**Task requirements:** Line filter on the word "What": copy each matching line from the entries.

+++

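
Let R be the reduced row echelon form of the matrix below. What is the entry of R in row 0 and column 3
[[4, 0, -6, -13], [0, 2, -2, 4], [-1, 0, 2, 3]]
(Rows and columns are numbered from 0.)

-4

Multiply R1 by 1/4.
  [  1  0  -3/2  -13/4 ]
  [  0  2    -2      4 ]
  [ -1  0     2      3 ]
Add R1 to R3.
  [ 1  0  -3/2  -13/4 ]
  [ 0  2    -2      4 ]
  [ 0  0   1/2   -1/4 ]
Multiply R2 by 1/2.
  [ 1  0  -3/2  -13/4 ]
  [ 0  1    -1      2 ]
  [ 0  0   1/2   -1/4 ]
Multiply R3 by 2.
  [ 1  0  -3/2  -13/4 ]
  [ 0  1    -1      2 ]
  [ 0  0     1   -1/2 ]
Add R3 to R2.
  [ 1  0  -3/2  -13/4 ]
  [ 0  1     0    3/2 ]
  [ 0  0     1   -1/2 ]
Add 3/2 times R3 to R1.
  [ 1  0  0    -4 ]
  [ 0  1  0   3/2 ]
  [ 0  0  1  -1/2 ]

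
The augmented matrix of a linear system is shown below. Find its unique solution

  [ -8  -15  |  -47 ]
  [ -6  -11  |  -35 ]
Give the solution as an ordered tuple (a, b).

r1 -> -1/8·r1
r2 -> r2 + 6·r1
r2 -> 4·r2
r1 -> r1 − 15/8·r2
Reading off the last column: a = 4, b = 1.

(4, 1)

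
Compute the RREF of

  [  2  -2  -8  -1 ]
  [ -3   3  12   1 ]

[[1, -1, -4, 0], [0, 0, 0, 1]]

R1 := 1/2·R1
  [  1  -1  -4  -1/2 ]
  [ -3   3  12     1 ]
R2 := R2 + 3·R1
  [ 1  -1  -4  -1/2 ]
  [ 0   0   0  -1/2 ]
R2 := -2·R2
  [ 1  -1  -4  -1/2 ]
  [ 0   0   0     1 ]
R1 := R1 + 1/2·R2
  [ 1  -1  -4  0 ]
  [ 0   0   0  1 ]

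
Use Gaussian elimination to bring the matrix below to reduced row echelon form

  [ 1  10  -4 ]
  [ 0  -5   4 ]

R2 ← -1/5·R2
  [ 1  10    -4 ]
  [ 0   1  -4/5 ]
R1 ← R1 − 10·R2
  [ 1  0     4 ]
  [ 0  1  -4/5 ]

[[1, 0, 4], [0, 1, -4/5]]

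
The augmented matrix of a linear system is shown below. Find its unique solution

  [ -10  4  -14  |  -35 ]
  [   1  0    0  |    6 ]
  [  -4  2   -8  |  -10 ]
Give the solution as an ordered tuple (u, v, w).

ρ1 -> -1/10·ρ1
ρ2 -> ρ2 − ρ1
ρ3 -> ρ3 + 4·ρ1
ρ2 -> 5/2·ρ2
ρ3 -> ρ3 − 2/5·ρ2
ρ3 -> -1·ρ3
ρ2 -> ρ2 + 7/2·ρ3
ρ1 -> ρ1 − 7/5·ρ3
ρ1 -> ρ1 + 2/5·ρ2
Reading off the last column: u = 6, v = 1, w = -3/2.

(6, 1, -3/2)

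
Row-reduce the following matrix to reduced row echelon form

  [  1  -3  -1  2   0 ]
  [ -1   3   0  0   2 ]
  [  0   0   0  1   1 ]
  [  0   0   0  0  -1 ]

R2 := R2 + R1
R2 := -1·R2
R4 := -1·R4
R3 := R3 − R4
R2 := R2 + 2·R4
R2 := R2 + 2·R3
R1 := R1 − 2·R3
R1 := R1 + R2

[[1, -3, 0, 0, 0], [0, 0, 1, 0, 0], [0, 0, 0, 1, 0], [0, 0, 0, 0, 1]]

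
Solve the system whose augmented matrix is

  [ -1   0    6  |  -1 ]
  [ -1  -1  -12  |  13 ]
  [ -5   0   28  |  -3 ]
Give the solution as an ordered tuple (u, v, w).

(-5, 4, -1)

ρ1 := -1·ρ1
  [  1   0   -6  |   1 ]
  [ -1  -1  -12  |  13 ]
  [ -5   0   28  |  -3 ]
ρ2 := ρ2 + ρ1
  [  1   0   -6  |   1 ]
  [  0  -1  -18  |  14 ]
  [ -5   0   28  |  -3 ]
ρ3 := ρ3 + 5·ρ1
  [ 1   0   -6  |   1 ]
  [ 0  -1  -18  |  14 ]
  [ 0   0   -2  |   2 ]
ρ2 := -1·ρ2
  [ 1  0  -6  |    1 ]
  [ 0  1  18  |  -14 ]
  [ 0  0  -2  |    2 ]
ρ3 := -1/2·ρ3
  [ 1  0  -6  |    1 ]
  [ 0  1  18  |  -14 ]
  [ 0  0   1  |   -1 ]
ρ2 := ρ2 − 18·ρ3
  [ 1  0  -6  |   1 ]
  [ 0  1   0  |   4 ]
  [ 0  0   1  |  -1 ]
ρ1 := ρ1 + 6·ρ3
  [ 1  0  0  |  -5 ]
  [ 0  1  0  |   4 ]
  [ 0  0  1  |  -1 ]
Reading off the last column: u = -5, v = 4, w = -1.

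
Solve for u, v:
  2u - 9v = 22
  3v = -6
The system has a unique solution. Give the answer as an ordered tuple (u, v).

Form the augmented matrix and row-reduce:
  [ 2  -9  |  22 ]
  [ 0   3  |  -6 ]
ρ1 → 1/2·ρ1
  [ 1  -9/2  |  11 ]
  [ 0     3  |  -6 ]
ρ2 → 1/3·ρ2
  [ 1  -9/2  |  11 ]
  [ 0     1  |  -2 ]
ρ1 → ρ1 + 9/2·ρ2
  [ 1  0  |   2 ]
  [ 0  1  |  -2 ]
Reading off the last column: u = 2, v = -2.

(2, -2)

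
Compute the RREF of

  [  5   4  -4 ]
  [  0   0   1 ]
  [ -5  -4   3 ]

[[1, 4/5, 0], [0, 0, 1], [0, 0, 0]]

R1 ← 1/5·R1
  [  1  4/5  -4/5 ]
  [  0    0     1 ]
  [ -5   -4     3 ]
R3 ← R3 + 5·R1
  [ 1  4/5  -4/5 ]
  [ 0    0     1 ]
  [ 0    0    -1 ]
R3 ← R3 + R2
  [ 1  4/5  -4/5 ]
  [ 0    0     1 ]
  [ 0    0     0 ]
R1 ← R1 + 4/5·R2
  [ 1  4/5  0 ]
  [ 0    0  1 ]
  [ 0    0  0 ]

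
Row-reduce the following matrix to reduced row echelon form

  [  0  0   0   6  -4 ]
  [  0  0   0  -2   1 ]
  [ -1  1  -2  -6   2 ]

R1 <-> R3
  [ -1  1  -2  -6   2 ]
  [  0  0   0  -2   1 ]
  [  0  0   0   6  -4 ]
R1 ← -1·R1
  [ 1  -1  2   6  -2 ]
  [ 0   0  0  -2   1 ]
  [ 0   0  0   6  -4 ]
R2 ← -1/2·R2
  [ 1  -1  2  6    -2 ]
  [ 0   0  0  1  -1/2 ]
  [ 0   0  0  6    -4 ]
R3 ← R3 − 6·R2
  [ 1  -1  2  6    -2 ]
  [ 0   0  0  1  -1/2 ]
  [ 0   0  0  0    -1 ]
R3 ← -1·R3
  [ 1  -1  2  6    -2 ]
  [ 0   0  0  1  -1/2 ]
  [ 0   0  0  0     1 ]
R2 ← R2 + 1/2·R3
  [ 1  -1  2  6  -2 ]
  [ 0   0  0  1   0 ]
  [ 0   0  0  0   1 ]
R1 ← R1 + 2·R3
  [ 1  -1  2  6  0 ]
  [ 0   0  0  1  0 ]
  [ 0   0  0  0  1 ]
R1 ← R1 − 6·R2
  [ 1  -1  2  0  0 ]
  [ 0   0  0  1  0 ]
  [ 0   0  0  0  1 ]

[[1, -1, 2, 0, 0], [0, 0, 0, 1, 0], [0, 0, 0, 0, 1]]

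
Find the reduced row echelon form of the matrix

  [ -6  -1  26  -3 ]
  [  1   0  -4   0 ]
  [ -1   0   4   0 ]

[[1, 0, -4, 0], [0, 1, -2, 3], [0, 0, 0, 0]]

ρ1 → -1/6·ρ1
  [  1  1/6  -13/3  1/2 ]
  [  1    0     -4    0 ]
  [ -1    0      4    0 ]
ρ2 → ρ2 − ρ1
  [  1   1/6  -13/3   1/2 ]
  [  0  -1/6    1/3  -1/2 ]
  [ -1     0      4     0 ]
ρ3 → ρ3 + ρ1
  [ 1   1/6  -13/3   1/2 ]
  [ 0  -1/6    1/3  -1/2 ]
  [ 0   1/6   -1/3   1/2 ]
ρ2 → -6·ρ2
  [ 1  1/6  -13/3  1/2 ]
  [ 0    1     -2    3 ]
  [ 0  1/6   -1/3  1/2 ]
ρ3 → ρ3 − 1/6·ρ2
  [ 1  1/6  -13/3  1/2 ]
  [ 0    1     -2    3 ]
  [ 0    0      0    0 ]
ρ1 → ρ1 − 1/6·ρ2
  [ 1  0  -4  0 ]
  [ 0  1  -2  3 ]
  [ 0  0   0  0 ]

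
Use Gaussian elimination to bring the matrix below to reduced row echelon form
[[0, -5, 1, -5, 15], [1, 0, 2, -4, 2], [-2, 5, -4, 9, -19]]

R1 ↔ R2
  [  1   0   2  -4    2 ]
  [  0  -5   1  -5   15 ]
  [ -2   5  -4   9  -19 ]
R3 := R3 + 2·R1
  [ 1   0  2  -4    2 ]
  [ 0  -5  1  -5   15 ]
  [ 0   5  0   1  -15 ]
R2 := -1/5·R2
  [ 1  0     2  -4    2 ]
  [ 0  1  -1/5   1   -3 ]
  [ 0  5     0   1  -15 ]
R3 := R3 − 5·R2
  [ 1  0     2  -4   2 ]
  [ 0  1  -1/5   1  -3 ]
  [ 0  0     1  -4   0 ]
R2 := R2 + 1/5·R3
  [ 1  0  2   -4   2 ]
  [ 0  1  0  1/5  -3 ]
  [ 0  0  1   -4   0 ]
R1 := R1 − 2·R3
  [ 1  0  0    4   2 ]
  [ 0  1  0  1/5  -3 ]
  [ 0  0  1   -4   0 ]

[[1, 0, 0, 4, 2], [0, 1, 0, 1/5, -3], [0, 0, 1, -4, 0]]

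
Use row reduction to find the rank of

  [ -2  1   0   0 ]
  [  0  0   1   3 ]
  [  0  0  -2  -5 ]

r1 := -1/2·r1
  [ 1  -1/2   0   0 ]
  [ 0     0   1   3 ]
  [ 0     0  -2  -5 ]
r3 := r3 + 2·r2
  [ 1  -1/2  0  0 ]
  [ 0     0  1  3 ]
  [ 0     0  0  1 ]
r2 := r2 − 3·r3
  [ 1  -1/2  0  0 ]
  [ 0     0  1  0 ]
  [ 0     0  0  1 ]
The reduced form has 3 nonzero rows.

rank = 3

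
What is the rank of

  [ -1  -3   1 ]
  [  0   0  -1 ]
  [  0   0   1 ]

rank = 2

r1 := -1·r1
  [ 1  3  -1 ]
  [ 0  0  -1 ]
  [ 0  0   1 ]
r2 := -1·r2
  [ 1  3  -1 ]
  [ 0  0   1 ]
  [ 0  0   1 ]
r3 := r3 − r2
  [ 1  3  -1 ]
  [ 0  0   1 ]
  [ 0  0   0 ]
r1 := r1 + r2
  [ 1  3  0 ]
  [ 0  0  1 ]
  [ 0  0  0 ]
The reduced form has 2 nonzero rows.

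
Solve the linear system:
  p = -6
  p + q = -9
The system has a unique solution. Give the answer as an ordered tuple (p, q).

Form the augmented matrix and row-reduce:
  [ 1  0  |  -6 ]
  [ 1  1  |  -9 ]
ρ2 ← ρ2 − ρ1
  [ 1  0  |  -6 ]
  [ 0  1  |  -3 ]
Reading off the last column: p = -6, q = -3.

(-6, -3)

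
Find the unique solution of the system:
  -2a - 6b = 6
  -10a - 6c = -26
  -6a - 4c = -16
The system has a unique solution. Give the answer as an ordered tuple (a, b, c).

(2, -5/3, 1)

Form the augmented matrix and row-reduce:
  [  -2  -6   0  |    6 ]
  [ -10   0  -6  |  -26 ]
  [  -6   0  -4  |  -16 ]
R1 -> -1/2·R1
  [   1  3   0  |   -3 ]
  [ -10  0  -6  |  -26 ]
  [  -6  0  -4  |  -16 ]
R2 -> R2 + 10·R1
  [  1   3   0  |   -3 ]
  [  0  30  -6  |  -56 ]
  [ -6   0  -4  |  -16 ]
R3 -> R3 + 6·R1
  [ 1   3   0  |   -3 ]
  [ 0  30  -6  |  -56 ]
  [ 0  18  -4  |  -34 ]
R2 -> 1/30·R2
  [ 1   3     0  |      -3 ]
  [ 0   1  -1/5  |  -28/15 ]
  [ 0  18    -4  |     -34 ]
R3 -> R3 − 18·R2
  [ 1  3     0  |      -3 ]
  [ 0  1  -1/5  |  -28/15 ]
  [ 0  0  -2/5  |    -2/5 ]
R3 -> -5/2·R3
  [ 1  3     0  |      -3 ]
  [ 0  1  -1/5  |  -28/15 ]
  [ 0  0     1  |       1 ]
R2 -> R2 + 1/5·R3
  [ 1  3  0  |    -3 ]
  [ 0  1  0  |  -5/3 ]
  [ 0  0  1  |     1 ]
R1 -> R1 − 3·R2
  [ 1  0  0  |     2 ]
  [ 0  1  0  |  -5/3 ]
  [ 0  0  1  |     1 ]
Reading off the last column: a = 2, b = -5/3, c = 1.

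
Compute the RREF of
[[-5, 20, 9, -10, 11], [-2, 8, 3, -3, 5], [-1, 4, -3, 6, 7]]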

+++

**Reply:**
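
Let R be the reduced row echelon form of the matrix below. What is the entry of R in row 0 and column 3
What is the rank of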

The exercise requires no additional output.